Work out how many lines in these entries include the string "force", and give only that figure.

[Dataset entries]

>>

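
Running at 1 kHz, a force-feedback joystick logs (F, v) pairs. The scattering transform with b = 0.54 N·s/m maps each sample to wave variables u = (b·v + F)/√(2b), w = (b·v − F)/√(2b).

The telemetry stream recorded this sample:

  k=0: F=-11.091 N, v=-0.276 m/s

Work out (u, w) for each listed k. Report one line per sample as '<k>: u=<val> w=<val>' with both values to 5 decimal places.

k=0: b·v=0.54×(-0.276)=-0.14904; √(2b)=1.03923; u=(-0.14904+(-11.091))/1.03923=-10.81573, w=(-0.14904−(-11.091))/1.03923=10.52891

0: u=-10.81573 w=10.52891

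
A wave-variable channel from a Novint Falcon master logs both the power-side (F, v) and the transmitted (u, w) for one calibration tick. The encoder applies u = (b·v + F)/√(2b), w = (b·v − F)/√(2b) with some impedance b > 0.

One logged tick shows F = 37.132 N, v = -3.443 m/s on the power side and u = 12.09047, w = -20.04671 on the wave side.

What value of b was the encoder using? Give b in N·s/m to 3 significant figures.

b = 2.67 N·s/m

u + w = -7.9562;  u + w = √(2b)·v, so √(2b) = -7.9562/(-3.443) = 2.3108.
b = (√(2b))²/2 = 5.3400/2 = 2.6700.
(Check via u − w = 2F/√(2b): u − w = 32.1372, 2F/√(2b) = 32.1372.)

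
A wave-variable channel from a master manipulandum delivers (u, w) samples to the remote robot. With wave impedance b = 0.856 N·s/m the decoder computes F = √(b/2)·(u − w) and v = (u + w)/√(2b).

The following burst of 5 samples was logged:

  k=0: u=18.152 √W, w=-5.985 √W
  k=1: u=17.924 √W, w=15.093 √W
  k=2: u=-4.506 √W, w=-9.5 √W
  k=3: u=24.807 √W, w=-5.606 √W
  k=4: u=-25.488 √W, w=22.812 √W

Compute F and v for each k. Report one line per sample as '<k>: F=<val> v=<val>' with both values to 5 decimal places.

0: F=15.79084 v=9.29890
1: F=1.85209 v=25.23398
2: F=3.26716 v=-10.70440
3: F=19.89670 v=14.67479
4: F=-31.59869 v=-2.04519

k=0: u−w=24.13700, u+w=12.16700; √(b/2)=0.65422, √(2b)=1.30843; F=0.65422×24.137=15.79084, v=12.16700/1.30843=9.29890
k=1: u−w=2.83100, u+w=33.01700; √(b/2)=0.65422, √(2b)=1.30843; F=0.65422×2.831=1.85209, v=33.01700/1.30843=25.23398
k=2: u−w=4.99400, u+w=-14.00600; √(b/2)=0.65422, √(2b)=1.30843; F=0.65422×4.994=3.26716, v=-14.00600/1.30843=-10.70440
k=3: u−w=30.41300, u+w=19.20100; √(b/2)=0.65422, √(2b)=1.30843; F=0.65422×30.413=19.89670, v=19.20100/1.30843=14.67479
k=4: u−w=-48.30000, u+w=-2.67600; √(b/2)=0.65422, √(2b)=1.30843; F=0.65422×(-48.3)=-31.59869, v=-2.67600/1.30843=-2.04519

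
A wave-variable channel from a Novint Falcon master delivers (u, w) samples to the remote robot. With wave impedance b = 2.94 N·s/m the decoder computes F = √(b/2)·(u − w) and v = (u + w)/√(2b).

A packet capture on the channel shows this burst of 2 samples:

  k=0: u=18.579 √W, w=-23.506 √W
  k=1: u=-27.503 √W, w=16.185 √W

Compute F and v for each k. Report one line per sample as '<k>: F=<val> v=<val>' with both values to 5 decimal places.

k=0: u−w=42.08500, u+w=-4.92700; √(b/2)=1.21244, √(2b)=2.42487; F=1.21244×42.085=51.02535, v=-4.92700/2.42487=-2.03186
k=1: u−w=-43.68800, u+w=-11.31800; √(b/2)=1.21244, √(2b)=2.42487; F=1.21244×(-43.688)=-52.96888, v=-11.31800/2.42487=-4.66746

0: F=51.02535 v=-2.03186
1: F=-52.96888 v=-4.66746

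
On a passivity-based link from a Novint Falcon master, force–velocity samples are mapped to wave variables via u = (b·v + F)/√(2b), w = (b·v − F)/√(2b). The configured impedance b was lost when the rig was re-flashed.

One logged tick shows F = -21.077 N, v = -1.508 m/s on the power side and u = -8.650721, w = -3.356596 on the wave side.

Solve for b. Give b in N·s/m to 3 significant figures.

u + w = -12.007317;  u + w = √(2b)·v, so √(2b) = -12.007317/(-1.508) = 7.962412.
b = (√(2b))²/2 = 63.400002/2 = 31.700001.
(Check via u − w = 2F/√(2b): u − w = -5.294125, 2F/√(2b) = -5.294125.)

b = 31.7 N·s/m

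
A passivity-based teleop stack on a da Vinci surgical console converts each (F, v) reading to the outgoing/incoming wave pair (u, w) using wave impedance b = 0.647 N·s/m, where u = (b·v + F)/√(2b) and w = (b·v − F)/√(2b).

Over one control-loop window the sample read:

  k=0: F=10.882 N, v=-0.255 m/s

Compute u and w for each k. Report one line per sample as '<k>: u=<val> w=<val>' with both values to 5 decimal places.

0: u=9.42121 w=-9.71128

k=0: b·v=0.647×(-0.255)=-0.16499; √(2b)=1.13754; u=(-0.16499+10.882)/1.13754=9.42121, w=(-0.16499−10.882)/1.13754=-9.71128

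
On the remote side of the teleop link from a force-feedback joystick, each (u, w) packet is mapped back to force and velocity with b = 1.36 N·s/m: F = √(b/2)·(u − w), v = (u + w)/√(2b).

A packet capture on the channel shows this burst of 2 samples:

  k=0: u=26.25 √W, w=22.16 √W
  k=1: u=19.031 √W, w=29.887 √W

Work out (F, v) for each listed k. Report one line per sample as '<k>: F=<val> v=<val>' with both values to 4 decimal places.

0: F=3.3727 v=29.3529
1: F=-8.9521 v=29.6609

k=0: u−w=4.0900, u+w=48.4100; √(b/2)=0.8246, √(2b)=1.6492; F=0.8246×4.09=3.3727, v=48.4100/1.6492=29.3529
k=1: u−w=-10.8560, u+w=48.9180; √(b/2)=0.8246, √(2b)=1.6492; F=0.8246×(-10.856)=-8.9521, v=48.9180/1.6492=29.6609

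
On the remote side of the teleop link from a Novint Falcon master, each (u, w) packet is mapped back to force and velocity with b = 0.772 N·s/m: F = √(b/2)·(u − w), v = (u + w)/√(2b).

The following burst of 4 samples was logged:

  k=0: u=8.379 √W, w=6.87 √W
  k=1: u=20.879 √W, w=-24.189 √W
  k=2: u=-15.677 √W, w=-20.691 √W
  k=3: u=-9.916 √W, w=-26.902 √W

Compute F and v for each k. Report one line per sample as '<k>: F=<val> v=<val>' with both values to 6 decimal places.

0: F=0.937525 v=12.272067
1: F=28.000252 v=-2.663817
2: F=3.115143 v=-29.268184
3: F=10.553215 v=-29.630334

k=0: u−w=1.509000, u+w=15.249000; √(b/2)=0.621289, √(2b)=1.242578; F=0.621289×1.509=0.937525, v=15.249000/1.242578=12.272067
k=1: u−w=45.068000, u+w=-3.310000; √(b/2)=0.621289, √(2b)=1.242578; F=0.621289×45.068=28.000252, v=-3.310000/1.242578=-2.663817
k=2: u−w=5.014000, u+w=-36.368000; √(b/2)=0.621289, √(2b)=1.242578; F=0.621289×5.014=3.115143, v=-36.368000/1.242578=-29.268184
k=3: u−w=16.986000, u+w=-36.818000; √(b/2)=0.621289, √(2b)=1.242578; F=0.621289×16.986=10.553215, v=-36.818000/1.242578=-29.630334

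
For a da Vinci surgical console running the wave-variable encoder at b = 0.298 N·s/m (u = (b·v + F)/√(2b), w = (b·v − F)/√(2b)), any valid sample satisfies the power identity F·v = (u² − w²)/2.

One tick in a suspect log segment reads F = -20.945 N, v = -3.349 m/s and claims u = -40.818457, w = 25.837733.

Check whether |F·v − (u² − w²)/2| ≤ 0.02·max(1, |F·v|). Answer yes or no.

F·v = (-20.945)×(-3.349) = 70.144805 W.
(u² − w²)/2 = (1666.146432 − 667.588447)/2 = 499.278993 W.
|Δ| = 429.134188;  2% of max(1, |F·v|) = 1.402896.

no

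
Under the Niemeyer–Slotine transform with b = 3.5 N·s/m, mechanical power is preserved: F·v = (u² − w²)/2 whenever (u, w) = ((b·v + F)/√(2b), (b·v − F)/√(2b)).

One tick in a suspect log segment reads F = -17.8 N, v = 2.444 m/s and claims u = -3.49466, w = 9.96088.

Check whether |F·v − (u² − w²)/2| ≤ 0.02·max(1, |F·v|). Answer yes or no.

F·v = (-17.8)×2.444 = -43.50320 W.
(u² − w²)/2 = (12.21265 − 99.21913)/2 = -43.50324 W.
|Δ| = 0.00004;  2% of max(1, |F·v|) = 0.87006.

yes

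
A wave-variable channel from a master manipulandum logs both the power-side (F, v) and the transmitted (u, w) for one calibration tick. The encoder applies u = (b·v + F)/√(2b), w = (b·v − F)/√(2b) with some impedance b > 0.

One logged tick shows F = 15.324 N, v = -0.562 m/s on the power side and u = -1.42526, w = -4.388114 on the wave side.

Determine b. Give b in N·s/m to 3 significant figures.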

<<

**Result below**
4